Data records:
-- Opening Marker --
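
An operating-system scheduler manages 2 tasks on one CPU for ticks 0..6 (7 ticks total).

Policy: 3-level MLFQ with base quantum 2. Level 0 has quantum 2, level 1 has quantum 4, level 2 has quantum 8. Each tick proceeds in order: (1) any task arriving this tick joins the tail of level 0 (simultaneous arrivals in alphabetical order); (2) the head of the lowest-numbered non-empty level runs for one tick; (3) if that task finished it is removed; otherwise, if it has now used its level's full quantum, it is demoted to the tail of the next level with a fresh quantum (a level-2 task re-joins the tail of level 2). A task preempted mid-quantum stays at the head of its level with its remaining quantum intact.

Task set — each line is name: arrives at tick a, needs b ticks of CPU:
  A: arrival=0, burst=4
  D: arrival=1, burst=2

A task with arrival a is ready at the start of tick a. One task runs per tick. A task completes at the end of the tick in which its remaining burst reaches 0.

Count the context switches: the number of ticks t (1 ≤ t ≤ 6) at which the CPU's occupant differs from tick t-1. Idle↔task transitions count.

context switches = 3

t=0: L0/L1/L2 = A/-/- → run A
t=1: L0/L1/L2 = AD/-/- → run A
t=2: L0/L1/L2 = D/A/- → run D
t=3: L0/L1/L2 = D/A/- → run D
t=4: L0/L1/L2 = -/A/- → run A
t=5: L0/L1/L2 = -/A/- → run A
t=6: (idle)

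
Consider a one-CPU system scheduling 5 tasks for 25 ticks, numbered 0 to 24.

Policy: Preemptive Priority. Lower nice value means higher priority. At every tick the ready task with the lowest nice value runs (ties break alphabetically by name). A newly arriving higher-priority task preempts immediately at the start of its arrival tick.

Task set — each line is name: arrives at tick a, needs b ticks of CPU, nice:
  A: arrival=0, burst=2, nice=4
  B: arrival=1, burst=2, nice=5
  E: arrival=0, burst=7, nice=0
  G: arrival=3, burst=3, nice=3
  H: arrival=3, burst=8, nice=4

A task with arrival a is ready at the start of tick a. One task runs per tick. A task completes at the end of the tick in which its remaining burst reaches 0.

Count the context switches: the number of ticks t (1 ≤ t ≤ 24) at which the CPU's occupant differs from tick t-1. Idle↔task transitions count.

context switches = 5

t=0: ready={A,E} → run E
t=1: ready={A,B,E} → run E
t=2: ready={A,B,E} → run E
t=3: ready={A,B,E,G,H} → run E
t=4: ready={A,B,E,G,H} → run E
t=5: ready={A,B,E,G,H} → run E
t=6: ready={A,B,E,G,H} → run E
t=7: ready={A,B,G,H} → run G
t=8: ready={A,B,G,H} → run G
t=9: ready={A,B,G,H} → run G
t=10: ready={A,B,H} → run A
t=11: ready={A,B,H} → run A
t=12: ready={B,H} → run H
t=13: ready={B,H} → run H
t=14: ready={B,H} → run H
t=15: ready={B,H} → run H
t=16: ready={B,H} → run H
t=17: ready={B,H} → run H
t=18: ready={B,H} → run H
t=19: ready={B,H} → run H
t=20: ready={B} → run B
t=21: ready={B} → run B
t=22: (idle)
t=23: (idle)
t=24: (idle)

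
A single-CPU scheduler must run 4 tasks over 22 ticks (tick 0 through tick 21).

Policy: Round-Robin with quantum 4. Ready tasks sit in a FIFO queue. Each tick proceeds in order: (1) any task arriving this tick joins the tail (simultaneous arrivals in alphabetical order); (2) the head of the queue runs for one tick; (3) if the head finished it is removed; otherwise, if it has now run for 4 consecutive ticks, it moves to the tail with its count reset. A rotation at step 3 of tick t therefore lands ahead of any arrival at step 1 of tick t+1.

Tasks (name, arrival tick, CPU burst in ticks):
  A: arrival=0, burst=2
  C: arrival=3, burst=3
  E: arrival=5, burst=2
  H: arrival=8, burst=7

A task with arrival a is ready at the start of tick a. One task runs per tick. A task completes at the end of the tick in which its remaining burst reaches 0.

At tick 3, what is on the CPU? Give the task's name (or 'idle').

running at tick 3 = C

t=0: queue=[A] q_used=0 → run A
t=1: queue=[A] q_used=1 → run A
t=2: (idle)
t=3: queue=[C] q_used=0 → run C
t=4: queue=[C] q_used=1 → run C
t=5: queue=[C,E] q_used=2 → run C
t=6: queue=[E] q_used=0 → run E
t=7: queue=[E] q_used=1 → run E
t=8: queue=[H] q_used=0 → run H
t=9: queue=[H] q_used=1 → run H
t=10: queue=[H] q_used=2 → run H
t=11: queue=[H] q_used=3 → run H
t=12: queue=[H] q_used=0 → run H
t=13: queue=[H] q_used=1 → run H
t=14: queue=[H] q_used=2 → run H
t=15: (idle)
t=16: (idle)
t=17: (idle)
t=18: (idle)
t=19: (idle)
t=20: (idle)
t=21: (idle)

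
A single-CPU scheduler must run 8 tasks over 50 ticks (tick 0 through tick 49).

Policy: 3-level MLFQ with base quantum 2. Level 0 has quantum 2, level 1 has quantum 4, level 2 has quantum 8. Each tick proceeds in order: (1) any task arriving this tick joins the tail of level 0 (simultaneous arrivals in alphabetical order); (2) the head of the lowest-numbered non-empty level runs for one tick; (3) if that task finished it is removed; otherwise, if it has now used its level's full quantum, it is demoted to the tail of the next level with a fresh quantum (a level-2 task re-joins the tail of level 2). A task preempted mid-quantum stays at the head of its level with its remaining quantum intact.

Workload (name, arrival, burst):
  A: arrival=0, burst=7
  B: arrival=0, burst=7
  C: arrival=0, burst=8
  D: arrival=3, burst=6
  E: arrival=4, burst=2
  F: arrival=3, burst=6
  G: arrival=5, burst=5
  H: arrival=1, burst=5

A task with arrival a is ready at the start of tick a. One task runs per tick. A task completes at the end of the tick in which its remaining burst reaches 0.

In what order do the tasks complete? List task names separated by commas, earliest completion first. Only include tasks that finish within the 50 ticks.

completion order = E, H, D, F, G, A, B, C

t=0: L0/L1/L2 = ABC/-/- → run A
t=1: L0/L1/L2 = ABCH/-/- → run A
t=2: L0/L1/L2 = BCH/A/- → run B
t=3: L0/L1/L2 = BCHDF/A/- → run B
t=4: L0/L1/L2 = CHDFE/AB/- → run C
t=5: L0/L1/L2 = CHDFEG/AB/- → run C
t=6: L0/L1/L2 = HDFEG/ABC/- → run H
t=7: L0/L1/L2 = HDFEG/ABC/- → run H
t=8: L0/L1/L2 = DFEG/ABCH/- → run D
t=9: L0/L1/L2 = DFEG/ABCH/- → run D
t=10: L0/L1/L2 = FEG/ABCHD/- → run F
t=11: L0/L1/L2 = FEG/ABCHD/- → run F
t=12: L0/L1/L2 = EG/ABCHDF/- → run E
t=13: L0/L1/L2 = EG/ABCHDF/- → run E
t=14: L0/L1/L2 = G/ABCHDF/- → run G
t=15: L0/L1/L2 = G/ABCHDF/- → run G
t=16: L0/L1/L2 = -/ABCHDFG/- → run A
t=17: L0/L1/L2 = -/ABCHDFG/- → run A
t=18: L0/L1/L2 = -/ABCHDFG/- → run A
t=19: L0/L1/L2 = -/ABCHDFG/- → run A
t=20: L0/L1/L2 = -/BCHDFG/A → run B
t=21: L0/L1/L2 = -/BCHDFG/A → run B
t=22: L0/L1/L2 = -/BCHDFG/A → run B
t=23: L0/L1/L2 = -/BCHDFG/A → run B
t=24: L0/L1/L2 = -/CHDFG/AB → run C
t=25: L0/L1/L2 = -/CHDFG/AB → run C
t=26: L0/L1/L2 = -/CHDFG/AB → run C
t=27: L0/L1/L2 = -/CHDFG/AB → run C
t=28: L0/L1/L2 = -/HDFG/ABC → run H
t=29: L0/L1/L2 = -/HDFG/ABC → run H
t=30: L0/L1/L2 = -/HDFG/ABC → run H
t=31: L0/L1/L2 = -/DFG/ABC → run D
t=32: L0/L1/L2 = -/DFG/ABC → run D
t=33: L0/L1/L2 = -/DFG/ABC → run D
t=34: L0/L1/L2 = -/DFG/ABC → run D
t=35: L0/L1/L2 = -/FG/ABC → run F
t=36: L0/L1/L2 = -/FG/ABC → run F
t=37: L0/L1/L2 = -/FG/ABC → run F
t=38: L0/L1/L2 = -/FG/ABC → run F
t=39: L0/L1/L2 = -/G/ABC → run G
t=40: L0/L1/L2 = -/G/ABC → run G
t=41: L0/L1/L2 = -/G/ABC → run G
t=42: L0/L1/L2 = -/-/ABC → run A
t=43: L0/L1/L2 = -/-/BC → run B
t=44: L0/L1/L2 = -/-/C → run C
t=45: L0/L1/L2 = -/-/C → run C
t=46: (idle)
t=47: (idle)
t=48: (idle)
t=49: (idle)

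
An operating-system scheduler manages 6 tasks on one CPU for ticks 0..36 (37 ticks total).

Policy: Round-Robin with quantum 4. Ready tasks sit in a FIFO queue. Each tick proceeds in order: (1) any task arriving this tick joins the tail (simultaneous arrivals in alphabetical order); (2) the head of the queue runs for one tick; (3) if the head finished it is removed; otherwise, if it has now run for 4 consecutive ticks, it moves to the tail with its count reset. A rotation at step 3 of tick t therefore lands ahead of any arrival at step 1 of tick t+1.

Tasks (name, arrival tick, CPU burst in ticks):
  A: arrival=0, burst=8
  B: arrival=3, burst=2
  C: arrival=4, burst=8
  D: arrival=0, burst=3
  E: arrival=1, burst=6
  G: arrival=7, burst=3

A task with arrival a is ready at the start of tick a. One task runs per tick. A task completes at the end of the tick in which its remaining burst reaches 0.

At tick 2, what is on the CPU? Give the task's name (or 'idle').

running at tick 2 = A

t=0: queue=[A,D] q_used=0 → run A
t=1: queue=[A,D,E] q_used=1 → run A
t=2: queue=[A,D,E] q_used=2 → run A
t=3: queue=[A,D,E,B] q_used=3 → run A
t=4: queue=[D,E,B,A,C] q_used=0 → run D
t=5: queue=[D,E,B,A,C] q_used=1 → run D
t=6: queue=[D,E,B,A,C] q_used=2 → run D
t=7: queue=[E,B,A,C,G] q_used=0 → run E
t=8: queue=[E,B,A,C,G] q_used=1 → run E
t=9: queue=[E,B,A,C,G] q_used=2 → run E
t=10: queue=[E,B,A,C,G] q_used=3 → run E
t=11: queue=[B,A,C,G,E] q_used=0 → run B
t=12: queue=[B,A,C,G,E] q_used=1 → run B
t=13: queue=[A,C,G,E] q_used=0 → run A
t=14: queue=[A,C,G,E] q_used=1 → run A
t=15: queue=[A,C,G,E] q_used=2 → run A
t=16: queue=[A,C,G,E] q_used=3 → run A
t=17: queue=[C,G,E] q_used=0 → run C
t=18: queue=[C,G,E] q_used=1 → run C
t=19: queue=[C,G,E] q_used=2 → run C
t=20: queue=[C,G,E] q_used=3 → run C
t=21: queue=[G,E,C] q_used=0 → run G
t=22: queue=[G,E,C] q_used=1 → run G
t=23: queue=[G,E,C] q_used=2 → run G
t=24: queue=[E,C] q_used=0 → run E
t=25: queue=[E,C] q_used=1 → run E
t=26: queue=[C] q_used=0 → run C
t=27: queue=[C] q_used=1 → run C
t=28: queue=[C] q_used=2 → run C
t=29: queue=[C] q_used=3 → run C
t=30: (idle)
t=31: (idle)
t=32: (idle)
t=33: (idle)
t=34: (idle)
t=35: (idle)
t=36: (idle)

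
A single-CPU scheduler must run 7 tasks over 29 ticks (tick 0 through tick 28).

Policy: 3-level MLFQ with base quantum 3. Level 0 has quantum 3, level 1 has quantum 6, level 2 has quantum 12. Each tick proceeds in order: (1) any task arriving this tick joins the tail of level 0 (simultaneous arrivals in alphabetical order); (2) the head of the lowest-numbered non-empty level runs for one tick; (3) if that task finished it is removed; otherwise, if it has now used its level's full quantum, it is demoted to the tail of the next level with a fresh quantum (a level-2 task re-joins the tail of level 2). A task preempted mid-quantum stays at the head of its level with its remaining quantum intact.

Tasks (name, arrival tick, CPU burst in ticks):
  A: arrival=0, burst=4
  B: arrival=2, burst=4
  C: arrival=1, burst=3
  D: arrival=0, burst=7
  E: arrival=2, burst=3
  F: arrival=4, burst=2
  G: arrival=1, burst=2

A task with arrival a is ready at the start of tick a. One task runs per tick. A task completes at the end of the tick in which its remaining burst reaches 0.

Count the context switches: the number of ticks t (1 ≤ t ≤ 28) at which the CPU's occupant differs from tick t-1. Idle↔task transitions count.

t=0: L0/L1/L2 = AD/-/- → run A
t=1: L0/L1/L2 = ADCG/-/- → run A
t=2: L0/L1/L2 = ADCGBE/-/- → run A
t=3: L0/L1/L2 = DCGBE/A/- → run D
t=4: L0/L1/L2 = DCGBEF/A/- → run D
t=5: L0/L1/L2 = DCGBEF/A/- → run D
t=6: L0/L1/L2 = CGBEF/AD/- → run C
t=7: L0/L1/L2 = CGBEF/AD/- → run C
t=8: L0/L1/L2 = CGBEF/AD/- → run C
t=9: L0/L1/L2 = GBEF/AD/- → run G
t=10: L0/L1/L2 = GBEF/AD/- → run G
t=11: L0/L1/L2 = BEF/AD/- → run B
t=12: L0/L1/L2 = BEF/AD/- → run B
t=13: L0/L1/L2 = BEF/AD/- → run B
t=14: L0/L1/L2 = EF/ADB/- → run E
t=15: L0/L1/L2 = EF/ADB/- → run E
t=16: L0/L1/L2 = EF/ADB/- → run E
t=17: L0/L1/L2 = F/ADB/- → run F
t=18: L0/L1/L2 = F/ADB/- → run F
t=19: L0/L1/L2 = -/ADB/- → run A
t=20: L0/L1/L2 = -/DB/- → run D
t=21: L0/L1/L2 = -/DB/- → run D
t=22: L0/L1/L2 = -/DB/- → run D
t=23: L0/L1/L2 = -/DB/- → run D
t=24: L0/L1/L2 = -/B/- → run B
t=25: (idle)
t=26: (idle)
t=27: (idle)
t=28: (idle)

context switches = 10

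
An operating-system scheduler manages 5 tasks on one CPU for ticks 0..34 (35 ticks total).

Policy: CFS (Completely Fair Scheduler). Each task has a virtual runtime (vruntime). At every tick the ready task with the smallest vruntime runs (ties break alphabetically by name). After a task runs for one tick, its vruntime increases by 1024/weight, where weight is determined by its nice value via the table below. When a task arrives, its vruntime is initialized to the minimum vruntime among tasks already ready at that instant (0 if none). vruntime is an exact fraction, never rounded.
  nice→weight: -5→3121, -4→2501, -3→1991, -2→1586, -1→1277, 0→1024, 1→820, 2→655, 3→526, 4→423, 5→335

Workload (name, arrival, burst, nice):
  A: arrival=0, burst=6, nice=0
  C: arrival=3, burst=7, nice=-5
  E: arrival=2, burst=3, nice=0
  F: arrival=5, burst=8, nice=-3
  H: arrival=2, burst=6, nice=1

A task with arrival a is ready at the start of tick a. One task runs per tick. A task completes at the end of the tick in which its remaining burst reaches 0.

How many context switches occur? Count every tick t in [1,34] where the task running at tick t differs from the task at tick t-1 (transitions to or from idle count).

t=0: vr[A=0] → run A
t=1: vr[A=1] → run A
t=2: vr[A=2 E=2 H=2] → run A
t=3: vr[A=3 C=2 E=2 H=2] → run C
t=4: vr[A=3 C=7266/3121 E=2 H=2] → run E
t=5: vr[A=3 C=7266/3121 E=3 F=2 H=2] → run F
t=6: vr[A=3 C=7266/3121 E=3 F=5006/1991 H=2] → run H
t=7: vr[A=3 C=7266/3121 E=3 F=5006/1991 H=666/205] → run C
t=8: vr[A=3 C=8290/3121 E=3 F=5006/1991 H=666/205] → run F
t=9: vr[A=3 C=8290/3121 E=3 F=6030/1991 H=666/205] → run C
t=10: vr[A=3 C=9314/3121 E=3 F=6030/1991 H=666/205] → run C
t=11: vr[A=3 C=10338/3121 E=3 F=6030/1991 H=666/205] → run A
t=12: vr[A=4 C=10338/3121 E=3 F=6030/1991 H=666/205] → run E
t=13: vr[A=4 C=10338/3121 E=4 F=6030/1991 H=666/205] → run F
t=14: vr[A=4 C=10338/3121 E=4 F=7054/1991 H=666/205] → run H
t=15: vr[A=4 C=10338/3121 E=4 F=7054/1991 H=922/205] → run C
t=16: vr[A=4 C=11362/3121 E=4 F=7054/1991 H=922/205] → run F
t=17: vr[A=4 C=11362/3121 E=4 F=8078/1991 H=922/205] → run C
t=18: vr[A=4 C=12386/3121 E=4 F=8078/1991 H=922/205] → run C
t=19: vr[A=4 E=4 F=8078/1991 H=922/205] → run A
t=20: vr[A=5 E=4 F=8078/1991 H=922/205] → run E
t=21: vr[A=5 F=8078/1991 H=922/205] → run F
t=22: vr[A=5 F=9102/1991 H=922/205] → run H
t=23: vr[A=5 F=9102/1991 H=1178/205] → run F
t=24: vr[A=5 F=10126/1991 H=1178/205] → run A
t=25: vr[F=10126/1991 H=1178/205] → run F
t=26: vr[F=11150/1991 H=1178/205] → run F
t=27: vr[H=1178/205] → run H
t=28: vr[H=1434/205] → run H
t=29: vr[H=338/41] → run H
t=30: (idle)
t=31: (idle)
t=32: (idle)
t=33: (idle)
t=34: (idle)

context switches = 23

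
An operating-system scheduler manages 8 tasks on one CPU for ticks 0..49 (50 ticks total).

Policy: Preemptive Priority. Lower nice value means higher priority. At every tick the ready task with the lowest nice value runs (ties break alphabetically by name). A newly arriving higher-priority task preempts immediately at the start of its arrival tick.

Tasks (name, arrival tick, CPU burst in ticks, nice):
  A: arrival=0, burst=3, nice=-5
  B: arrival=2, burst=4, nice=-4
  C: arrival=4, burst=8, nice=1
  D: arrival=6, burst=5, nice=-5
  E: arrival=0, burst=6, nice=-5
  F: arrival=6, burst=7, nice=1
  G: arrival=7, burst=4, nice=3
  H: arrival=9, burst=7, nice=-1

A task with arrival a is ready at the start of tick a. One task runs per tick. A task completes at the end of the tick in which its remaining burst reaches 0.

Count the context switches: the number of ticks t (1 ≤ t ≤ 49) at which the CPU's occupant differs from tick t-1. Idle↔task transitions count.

t=0: ready={A,E} → run A
t=1: ready={A,E} → run A
t=2: ready={A,B,E} → run A
t=3: ready={B,E} → run E
t=4: ready={B,C,E} → run E
t=5: ready={B,C,E} → run E
t=6: ready={B,C,D,E,F} → run D
t=7: ready={B,C,D,E,F,G} → run D
t=8: ready={B,C,D,E,F,G} → run D
t=9: ready={B,C,D,E,F,G,H} → run D
t=10: ready={B,C,D,E,F,G,H} → run D
t=11: ready={B,C,E,F,G,H} → run E
t=12: ready={B,C,E,F,G,H} → run E
t=13: ready={B,C,E,F,G,H} → run E
t=14: ready={B,C,F,G,H} → run B
t=15: ready={B,C,F,G,H} → run B
t=16: ready={B,C,F,G,H} → run B
t=17: ready={B,C,F,G,H} → run B
t=18: ready={C,F,G,H} → run H
t=19: ready={C,F,G,H} → run H
t=20: ready={C,F,G,H} → run H
t=21: ready={C,F,G,H} → run H
t=22: ready={C,F,G,H} → run H
t=23: ready={C,F,G,H} → run H
t=24: ready={C,F,G,H} → run H
t=25: ready={C,F,G} → run C
t=26: ready={C,F,G} → run C
t=27: ready={C,F,G} → run C
t=28: ready={C,F,G} → run C
t=29: ready={C,F,G} → run C
t=30: ready={C,F,G} → run C
t=31: ready={C,F,G} → run C
t=32: ready={C,F,G} → run C
t=33: ready={F,G} → run F
t=34: ready={F,G} → run F
t=35: ready={F,G} → run F
t=36: ready={F,G} → run F
t=37: ready={F,G} → run F
t=38: ready={F,G} → run F
t=39: ready={F,G} → run F
t=40: ready={G} → run G
t=41: ready={G} → run G
t=42: ready={G} → run G
t=43: ready={G} → run G
t=44: (idle)
t=45: (idle)
t=46: (idle)
t=47: (idle)
t=48: (idle)
t=49: (idle)

context switches = 9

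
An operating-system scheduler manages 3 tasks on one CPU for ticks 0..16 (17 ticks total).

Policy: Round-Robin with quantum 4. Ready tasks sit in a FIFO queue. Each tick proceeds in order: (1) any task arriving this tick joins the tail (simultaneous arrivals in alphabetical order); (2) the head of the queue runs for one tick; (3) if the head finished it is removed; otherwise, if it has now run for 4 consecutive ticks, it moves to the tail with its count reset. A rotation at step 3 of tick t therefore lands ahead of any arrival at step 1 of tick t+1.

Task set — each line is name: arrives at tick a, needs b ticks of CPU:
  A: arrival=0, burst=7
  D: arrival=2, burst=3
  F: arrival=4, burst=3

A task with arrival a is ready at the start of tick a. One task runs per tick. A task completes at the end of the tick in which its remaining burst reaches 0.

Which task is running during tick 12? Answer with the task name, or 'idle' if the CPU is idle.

running at tick 12 = F

t=0: queue=[A] q_used=0 → run A
t=1: queue=[A] q_used=1 → run A
t=2: queue=[A,D] q_used=2 → run A
t=3: queue=[A,D] q_used=3 → run A
t=4: queue=[D,A,F] q_used=0 → run D
t=5: queue=[D,A,F] q_used=1 → run D
t=6: queue=[D,A,F] q_used=2 → run D
t=7: queue=[A,F] q_used=0 → run A
t=8: queue=[A,F] q_used=1 → run A
t=9: queue=[A,F] q_used=2 → run A
t=10: queue=[F] q_used=0 → run F
t=11: queue=[F] q_used=1 → run F
t=12: queue=[F] q_used=2 → run F
t=13: (idle)
t=14: (idle)
t=15: (idle)
t=16: (idle)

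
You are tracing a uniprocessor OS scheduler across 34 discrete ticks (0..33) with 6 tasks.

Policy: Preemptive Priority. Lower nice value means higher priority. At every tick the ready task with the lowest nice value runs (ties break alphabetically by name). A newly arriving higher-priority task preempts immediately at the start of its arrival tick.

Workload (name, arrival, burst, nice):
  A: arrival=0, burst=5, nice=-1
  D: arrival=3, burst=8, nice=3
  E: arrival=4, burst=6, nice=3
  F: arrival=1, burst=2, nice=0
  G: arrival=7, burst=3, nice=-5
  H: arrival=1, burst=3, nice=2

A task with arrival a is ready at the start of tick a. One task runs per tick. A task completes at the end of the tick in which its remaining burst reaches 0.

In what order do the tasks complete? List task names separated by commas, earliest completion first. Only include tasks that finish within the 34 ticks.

completion order = A, F, G, H, D, E

t=0: ready={A} → run A
t=1: ready={A,F,H} → run A
t=2: ready={A,F,H} → run A
t=3: ready={A,D,F,H} → run A
t=4: ready={A,D,E,F,H} → run A
t=5: ready={D,E,F,H} → run F
t=6: ready={D,E,F,H} → run F
t=7: ready={D,E,G,H} → run G
t=8: ready={D,E,G,H} → run G
t=9: ready={D,E,G,H} → run G
t=10: ready={D,E,H} → run H
t=11: ready={D,E,H} → run H
t=12: ready={D,E,H} → run H
t=13: ready={D,E} → run D
t=14: ready={D,E} → run D
t=15: ready={D,E} → run D
t=16: ready={D,E} → run D
t=17: ready={D,E} → run D
t=18: ready={D,E} → run D
t=19: ready={D,E} → run D
t=20: ready={D,E} → run D
t=21: ready={E} → run E
t=22: ready={E} → run E
t=23: ready={E} → run E
t=24: ready={E} → run E
t=25: ready={E} → run E
t=26: ready={E} → run E
t=27: (idle)
t=28: (idle)
t=29: (idle)
t=30: (idle)
t=31: (idle)
t=32: (idle)
t=33: (idle)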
-- Closing Marker --
**Exercise objective**. Lines in the data holding the word "must": count them and say how many, nothing more.

**Response for this exercise**. 3